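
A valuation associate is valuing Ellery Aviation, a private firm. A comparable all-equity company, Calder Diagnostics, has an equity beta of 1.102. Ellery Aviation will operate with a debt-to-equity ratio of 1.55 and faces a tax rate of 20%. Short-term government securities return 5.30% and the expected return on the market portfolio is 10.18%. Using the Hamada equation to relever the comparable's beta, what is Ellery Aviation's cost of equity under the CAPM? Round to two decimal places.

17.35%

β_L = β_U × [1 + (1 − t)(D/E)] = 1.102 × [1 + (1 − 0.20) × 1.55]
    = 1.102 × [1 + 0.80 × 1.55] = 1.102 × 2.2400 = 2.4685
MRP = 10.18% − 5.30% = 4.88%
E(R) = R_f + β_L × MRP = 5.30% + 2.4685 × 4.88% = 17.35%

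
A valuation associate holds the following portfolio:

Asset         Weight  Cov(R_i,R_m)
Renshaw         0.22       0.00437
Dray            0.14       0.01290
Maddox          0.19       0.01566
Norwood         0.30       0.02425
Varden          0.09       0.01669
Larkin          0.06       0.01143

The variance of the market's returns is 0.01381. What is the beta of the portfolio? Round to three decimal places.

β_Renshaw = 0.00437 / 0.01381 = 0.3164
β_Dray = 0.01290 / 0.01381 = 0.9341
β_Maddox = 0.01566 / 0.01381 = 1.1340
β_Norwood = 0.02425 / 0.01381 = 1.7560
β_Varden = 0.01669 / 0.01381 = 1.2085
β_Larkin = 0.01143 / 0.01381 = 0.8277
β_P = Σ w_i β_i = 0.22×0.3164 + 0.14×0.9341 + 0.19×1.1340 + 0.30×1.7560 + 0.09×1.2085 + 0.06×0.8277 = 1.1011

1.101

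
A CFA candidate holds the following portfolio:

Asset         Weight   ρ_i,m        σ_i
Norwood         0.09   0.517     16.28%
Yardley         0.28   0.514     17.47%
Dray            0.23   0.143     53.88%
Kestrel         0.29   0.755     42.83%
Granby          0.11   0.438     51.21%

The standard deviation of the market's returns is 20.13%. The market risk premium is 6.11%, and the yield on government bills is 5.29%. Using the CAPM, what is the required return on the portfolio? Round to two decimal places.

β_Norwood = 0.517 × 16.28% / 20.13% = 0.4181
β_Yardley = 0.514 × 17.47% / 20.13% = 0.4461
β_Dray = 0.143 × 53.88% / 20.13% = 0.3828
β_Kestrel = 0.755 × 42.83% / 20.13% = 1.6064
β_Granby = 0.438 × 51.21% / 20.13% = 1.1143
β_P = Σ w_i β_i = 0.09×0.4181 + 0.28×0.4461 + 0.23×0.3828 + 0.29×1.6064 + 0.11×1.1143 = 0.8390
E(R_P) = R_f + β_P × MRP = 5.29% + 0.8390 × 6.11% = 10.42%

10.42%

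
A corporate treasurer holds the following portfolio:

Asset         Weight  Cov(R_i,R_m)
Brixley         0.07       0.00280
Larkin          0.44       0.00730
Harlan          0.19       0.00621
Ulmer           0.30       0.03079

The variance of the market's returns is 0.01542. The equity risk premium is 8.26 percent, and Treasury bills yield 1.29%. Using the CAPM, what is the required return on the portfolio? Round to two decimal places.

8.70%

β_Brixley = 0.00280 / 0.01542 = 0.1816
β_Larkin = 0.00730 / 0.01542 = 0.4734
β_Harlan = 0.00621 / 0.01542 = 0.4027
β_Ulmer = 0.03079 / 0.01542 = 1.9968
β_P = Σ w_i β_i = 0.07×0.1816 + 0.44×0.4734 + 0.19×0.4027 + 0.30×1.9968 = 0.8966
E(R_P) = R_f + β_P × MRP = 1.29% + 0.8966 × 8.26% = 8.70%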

* * *

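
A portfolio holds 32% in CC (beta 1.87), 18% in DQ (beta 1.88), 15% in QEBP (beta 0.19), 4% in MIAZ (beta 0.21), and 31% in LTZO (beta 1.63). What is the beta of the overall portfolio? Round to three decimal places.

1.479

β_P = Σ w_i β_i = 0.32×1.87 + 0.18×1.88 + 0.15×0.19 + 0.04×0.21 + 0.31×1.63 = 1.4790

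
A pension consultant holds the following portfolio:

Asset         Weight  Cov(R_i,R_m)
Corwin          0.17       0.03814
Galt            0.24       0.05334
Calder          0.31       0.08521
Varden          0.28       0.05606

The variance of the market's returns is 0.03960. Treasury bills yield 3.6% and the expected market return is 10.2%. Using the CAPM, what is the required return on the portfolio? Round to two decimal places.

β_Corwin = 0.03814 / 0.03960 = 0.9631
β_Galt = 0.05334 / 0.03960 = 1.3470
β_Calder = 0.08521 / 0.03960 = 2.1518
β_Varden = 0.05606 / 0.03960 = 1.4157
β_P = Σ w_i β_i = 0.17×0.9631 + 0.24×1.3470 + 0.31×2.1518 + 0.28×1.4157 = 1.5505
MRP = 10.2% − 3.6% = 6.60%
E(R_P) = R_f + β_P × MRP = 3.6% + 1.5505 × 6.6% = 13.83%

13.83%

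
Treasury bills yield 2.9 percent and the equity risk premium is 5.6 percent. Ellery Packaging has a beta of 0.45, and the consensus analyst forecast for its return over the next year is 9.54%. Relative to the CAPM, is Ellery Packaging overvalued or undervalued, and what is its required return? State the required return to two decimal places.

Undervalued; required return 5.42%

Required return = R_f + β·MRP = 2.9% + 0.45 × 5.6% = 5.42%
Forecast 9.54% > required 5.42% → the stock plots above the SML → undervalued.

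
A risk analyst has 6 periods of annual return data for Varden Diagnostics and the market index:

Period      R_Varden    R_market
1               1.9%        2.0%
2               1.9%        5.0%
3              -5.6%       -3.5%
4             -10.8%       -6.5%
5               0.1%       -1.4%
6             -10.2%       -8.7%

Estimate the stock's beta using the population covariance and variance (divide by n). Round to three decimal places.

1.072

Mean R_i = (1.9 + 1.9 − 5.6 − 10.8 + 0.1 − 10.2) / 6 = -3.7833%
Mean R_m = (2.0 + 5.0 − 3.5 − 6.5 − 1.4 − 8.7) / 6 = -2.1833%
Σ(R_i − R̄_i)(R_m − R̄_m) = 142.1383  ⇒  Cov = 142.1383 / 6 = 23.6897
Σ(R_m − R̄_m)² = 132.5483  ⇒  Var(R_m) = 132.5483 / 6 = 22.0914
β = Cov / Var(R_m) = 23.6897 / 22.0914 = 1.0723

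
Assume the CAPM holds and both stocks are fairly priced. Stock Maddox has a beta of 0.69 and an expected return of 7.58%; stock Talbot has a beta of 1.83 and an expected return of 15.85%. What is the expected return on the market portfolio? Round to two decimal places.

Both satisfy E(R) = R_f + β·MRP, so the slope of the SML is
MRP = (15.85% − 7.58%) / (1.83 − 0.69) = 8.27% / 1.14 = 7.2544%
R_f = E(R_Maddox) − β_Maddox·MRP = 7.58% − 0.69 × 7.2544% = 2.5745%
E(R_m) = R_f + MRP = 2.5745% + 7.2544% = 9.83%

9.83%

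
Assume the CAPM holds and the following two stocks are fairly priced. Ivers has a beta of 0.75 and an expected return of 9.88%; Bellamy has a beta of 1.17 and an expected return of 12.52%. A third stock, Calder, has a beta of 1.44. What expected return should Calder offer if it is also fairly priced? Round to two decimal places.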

*Work to be completed:* Once each line with "following" in the entries is counted, state the total and nothing else.

*Solved problem:* 5